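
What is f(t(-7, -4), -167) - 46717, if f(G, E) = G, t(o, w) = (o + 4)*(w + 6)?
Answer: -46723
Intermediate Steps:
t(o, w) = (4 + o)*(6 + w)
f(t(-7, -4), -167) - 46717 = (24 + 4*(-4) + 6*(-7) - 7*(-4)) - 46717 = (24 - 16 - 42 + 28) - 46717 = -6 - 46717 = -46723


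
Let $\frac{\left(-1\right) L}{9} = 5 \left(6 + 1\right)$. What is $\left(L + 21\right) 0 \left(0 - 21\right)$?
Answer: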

····················

*Work to complete*: Go back to the data above and please quote exactly, and only, the lines from the line with "Answer: -46723" through its last line.

*Answer to this task*:
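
Answer: -46723
Intermediate Steps:
t(o, w) = (4 + o)*(6 + w)
f(t(-7, -4), -167) - 46717 = (24 + 4*(-4) + 6*(-7) - 7*(-4)) - 46717 = (24 - 16 - 42 + 28) - 46717 = -6 - 46717 = -46723


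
Let $\frac{\left(-1\right) L}{9} = 5 \left(6 + 1\right)$. What is $\left(L + 21\right) 0 \left(0 - 21\right)$?
Answer: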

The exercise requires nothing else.